[Records contained in a dataset]
__________
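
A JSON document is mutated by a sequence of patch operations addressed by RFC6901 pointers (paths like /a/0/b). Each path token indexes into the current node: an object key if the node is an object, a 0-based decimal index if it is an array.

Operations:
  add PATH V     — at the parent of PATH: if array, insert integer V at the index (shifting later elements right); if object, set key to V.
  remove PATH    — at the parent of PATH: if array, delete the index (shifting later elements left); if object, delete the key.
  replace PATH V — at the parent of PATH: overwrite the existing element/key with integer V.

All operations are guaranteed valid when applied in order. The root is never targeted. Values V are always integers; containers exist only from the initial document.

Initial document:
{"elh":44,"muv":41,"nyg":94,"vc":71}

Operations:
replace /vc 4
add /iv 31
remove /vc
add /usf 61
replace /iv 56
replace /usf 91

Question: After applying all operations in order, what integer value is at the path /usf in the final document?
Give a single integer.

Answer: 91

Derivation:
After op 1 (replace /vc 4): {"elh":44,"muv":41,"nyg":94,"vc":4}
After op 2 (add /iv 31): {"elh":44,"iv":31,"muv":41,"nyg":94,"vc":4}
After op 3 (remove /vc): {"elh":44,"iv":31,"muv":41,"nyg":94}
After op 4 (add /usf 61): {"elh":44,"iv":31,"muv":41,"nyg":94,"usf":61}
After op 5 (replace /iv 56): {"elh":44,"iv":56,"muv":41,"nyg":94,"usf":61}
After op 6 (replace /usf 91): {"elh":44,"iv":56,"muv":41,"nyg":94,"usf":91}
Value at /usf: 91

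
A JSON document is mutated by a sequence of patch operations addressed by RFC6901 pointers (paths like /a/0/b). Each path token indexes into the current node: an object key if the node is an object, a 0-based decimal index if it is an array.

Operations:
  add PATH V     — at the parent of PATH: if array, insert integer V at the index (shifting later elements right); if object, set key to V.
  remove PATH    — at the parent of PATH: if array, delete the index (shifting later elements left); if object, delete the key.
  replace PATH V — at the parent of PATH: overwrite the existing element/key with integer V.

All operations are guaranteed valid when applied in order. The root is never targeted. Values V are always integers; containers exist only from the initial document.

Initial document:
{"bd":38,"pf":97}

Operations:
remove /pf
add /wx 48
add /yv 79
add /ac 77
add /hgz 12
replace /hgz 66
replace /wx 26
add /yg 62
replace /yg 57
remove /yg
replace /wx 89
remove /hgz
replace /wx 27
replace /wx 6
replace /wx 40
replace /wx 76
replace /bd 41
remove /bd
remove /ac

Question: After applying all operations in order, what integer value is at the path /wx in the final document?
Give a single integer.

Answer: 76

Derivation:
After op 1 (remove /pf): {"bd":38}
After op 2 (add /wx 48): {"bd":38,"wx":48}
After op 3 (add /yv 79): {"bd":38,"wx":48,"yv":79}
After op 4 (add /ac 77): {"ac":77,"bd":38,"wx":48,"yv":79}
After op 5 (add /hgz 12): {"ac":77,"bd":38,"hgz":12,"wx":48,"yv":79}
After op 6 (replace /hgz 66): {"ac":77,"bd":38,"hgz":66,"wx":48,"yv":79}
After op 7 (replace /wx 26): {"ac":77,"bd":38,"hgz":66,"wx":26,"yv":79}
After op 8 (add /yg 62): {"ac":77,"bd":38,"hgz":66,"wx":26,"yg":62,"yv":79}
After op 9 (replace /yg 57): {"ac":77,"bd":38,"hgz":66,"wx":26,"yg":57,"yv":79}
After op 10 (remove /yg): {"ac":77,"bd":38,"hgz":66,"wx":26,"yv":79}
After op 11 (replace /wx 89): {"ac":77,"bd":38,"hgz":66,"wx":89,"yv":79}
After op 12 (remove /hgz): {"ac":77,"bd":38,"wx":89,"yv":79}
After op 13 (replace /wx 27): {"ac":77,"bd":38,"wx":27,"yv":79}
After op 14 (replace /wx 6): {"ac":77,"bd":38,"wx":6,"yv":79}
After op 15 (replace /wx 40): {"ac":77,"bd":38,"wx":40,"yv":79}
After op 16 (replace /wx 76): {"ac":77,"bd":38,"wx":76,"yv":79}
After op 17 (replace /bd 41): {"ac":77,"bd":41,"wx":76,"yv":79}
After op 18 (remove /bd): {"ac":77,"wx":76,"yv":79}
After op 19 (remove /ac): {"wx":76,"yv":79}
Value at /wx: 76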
__________
:: Activity ::
Copy out every line in the records where the word "applying" is found.

:: Solution to the problem ::
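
Question: After applying all operations in order, what integer value is at the path /usf in the final document?
Question: After applying all operations in order, what integer value is at the path /wx in the final document?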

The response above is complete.